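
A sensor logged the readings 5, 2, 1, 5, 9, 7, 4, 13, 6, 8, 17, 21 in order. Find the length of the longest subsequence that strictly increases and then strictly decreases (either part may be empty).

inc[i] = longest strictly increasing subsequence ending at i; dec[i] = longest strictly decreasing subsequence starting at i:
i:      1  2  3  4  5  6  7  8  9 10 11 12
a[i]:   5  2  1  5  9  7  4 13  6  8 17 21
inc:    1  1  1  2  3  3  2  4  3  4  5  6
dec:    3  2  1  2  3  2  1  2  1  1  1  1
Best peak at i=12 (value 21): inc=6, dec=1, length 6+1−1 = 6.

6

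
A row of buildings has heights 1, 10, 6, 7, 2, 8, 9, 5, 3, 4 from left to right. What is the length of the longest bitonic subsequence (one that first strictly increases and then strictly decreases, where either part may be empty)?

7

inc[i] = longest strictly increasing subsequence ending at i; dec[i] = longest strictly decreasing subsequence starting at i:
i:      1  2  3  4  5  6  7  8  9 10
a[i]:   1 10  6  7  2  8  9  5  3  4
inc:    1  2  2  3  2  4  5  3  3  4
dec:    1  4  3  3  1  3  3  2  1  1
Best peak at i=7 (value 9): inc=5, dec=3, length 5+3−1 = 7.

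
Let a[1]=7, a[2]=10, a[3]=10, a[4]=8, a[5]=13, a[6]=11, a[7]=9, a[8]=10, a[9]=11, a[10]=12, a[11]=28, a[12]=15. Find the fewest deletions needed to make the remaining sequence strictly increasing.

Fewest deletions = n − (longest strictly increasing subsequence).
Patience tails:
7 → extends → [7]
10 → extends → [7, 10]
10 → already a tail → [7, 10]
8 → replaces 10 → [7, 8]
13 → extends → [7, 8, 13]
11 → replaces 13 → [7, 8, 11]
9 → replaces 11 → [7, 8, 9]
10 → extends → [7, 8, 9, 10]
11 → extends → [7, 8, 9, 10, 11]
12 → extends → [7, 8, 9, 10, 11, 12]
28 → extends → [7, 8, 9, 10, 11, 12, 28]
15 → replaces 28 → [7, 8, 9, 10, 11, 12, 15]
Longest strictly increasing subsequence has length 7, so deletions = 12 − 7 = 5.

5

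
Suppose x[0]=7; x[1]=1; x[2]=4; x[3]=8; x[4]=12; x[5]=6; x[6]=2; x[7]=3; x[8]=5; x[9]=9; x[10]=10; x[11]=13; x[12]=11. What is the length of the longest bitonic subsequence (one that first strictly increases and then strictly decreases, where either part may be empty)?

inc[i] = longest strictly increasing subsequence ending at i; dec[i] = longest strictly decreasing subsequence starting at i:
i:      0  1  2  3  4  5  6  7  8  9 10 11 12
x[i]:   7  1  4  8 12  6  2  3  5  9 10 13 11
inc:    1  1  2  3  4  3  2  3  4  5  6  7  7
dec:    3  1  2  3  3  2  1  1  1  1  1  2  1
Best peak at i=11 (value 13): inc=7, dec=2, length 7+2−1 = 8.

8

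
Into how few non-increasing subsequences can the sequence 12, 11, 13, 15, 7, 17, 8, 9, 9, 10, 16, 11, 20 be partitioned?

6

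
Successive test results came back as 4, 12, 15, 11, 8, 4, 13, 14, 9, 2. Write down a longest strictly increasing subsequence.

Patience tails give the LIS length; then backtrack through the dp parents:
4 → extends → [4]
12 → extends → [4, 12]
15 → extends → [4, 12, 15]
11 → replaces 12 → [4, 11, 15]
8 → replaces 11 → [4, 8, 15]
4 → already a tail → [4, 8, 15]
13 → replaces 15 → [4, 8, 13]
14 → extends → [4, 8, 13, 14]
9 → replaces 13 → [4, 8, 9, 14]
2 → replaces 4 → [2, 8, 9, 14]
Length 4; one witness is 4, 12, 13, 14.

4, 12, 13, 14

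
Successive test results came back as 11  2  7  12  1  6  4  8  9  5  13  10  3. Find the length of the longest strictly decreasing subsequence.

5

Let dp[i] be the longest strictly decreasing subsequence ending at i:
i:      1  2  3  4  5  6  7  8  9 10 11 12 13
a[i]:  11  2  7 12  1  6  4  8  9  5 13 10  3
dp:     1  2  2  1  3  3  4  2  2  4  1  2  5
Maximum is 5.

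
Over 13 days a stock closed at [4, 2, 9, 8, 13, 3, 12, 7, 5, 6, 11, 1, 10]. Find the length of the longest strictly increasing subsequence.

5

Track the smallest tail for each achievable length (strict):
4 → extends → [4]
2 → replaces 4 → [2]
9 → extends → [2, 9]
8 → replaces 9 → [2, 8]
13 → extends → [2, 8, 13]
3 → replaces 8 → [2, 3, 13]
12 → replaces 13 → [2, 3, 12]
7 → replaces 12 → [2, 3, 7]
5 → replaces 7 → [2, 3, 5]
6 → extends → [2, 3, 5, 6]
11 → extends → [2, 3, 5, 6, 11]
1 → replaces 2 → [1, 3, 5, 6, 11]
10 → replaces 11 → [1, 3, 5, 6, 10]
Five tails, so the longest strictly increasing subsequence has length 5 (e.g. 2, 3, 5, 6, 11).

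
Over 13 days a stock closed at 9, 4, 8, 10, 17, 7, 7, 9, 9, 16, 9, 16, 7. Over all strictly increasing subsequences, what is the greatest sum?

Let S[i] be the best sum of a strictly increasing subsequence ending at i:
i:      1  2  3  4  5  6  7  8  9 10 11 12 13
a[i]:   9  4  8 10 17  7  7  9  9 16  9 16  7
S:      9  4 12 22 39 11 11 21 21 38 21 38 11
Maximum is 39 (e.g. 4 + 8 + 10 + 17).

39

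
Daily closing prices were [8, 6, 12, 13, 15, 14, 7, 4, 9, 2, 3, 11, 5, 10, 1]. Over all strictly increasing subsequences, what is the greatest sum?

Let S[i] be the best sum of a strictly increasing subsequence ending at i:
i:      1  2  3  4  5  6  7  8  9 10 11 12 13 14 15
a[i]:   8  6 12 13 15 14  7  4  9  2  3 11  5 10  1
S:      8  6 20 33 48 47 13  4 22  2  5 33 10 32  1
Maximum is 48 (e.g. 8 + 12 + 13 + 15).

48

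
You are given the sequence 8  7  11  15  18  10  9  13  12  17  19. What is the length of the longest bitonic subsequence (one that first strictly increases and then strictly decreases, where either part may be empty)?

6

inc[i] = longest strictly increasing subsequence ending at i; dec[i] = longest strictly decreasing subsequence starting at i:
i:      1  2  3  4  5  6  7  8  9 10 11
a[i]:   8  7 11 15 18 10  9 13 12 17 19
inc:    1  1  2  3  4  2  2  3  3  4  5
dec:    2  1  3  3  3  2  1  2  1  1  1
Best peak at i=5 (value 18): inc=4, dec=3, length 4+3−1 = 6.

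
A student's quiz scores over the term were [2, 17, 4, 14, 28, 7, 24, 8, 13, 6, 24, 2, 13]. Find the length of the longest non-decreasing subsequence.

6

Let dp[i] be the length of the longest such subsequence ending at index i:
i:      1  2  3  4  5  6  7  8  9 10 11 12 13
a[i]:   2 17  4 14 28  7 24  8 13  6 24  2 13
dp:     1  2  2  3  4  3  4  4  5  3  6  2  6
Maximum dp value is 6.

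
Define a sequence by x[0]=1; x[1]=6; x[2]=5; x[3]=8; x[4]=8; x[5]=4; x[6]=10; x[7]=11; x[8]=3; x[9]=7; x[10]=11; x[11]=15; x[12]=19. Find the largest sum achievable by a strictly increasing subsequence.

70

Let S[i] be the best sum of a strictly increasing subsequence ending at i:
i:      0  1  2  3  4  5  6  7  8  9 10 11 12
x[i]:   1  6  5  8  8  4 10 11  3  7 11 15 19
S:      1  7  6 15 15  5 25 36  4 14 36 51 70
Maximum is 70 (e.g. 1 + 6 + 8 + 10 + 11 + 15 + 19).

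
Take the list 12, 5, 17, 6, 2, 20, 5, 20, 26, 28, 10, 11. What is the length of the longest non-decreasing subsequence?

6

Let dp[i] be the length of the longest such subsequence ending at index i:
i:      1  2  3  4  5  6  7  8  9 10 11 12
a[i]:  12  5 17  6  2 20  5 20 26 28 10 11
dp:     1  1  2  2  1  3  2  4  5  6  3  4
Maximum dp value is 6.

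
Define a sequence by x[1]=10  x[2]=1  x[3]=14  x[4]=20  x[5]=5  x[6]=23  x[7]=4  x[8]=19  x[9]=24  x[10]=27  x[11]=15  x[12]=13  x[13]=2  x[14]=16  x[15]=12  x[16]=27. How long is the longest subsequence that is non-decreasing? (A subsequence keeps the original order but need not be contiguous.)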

==

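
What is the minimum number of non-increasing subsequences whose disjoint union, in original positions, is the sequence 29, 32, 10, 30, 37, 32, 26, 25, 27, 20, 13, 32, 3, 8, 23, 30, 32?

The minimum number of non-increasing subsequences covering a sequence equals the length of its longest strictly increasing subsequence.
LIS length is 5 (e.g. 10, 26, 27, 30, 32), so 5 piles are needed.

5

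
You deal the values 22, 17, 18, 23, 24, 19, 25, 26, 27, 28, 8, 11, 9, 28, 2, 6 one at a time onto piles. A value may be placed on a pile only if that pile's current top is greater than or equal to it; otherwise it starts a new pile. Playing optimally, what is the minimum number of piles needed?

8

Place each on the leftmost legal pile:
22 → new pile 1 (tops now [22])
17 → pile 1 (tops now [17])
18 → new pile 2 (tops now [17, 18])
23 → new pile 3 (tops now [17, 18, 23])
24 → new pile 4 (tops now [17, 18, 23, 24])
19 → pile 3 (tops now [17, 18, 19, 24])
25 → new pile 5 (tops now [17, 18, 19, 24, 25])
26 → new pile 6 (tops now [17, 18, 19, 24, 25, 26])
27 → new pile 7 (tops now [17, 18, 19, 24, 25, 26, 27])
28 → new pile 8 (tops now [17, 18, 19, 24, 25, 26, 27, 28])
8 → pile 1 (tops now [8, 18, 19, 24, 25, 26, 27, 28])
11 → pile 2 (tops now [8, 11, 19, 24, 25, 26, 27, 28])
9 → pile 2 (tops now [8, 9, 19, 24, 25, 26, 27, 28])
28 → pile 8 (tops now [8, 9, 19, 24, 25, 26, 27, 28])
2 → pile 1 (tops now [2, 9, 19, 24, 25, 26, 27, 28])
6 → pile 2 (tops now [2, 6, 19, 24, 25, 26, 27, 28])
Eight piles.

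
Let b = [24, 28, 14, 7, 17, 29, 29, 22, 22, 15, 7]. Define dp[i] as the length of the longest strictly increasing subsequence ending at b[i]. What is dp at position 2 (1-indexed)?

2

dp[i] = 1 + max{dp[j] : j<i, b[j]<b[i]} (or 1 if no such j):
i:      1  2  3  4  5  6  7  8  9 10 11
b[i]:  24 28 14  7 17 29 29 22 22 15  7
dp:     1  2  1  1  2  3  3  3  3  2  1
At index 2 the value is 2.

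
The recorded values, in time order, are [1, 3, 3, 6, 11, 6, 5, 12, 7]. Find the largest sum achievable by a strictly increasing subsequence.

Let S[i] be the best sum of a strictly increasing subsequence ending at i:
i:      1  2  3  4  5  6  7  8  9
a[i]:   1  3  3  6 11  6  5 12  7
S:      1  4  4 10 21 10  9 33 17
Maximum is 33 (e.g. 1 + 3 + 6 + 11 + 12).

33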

...

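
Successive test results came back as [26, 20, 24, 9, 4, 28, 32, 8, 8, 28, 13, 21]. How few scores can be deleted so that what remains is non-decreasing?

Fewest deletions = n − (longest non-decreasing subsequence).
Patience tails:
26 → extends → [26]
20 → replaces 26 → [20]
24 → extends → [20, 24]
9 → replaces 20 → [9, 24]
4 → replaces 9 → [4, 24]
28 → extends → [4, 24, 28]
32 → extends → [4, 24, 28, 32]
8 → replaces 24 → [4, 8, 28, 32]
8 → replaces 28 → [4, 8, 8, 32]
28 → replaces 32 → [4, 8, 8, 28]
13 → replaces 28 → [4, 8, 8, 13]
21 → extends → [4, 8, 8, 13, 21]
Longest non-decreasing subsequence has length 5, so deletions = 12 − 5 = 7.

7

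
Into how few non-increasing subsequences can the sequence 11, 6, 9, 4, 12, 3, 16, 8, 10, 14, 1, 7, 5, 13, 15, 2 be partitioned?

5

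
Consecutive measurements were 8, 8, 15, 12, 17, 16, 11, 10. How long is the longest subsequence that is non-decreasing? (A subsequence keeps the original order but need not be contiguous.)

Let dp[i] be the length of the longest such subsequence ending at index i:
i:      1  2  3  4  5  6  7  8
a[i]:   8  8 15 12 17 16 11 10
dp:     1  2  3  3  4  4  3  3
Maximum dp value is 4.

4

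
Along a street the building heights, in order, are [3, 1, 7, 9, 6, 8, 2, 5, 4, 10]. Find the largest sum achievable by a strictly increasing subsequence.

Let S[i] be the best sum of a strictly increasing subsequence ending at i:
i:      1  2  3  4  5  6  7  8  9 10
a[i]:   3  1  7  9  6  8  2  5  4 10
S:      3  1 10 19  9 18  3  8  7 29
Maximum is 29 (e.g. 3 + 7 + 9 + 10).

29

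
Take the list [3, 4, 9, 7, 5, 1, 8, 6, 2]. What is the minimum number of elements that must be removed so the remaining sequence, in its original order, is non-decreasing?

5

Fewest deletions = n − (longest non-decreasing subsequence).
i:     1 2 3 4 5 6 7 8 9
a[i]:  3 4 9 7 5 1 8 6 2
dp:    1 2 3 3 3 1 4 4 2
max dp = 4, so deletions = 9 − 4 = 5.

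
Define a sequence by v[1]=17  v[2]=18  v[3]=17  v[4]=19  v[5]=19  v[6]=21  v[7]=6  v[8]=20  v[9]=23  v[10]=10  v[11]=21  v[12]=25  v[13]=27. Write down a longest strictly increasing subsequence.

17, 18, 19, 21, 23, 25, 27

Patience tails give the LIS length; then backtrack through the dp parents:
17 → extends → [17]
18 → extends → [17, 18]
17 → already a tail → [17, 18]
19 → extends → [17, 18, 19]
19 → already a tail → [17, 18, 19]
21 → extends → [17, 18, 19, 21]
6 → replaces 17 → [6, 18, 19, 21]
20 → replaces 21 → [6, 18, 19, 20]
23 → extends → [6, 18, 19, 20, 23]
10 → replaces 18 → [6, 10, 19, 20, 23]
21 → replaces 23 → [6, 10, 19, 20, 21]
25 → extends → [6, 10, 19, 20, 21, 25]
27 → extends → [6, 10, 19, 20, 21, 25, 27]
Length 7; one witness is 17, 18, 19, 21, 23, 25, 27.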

- **AIM OF THE EXERCISE**:
Reproduce exactly, and with no other material, the lines between those holding "longest non-decreasing subsequence?" and "Define a sequence by x[1]=10", inclusive.

- **OUTPUT OF THE TASK**:
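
Take the list 12, 5, 17, 6, 2, 20, 5, 20, 26, 28, 10, 11. What is the length of the longest non-decreasing subsequence?

6

Let dp[i] be the length of the longest such subsequence ending at index i:
i:      1  2  3  4  5  6  7  8  9 10 11 12
a[i]:  12  5 17  6  2 20  5 20 26 28 10 11
dp:     1  1  2  2  1  3  2  4  5  6  3  4
Maximum dp value is 6.

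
Define a sequence by x[1]=10  x[2]=1  x[3]=14  x[4]=20  x[5]=5  x[6]=23  x[7]=4  x[8]=19  x[9]=24  x[10]=27  x[11]=15  x[12]=13  x[13]=2  x[14]=16  x[15]=12  x[16]=27. How long is the longest subsequence that is non-decreasing? (A subsequence keeps the original order but need not be contiguous.)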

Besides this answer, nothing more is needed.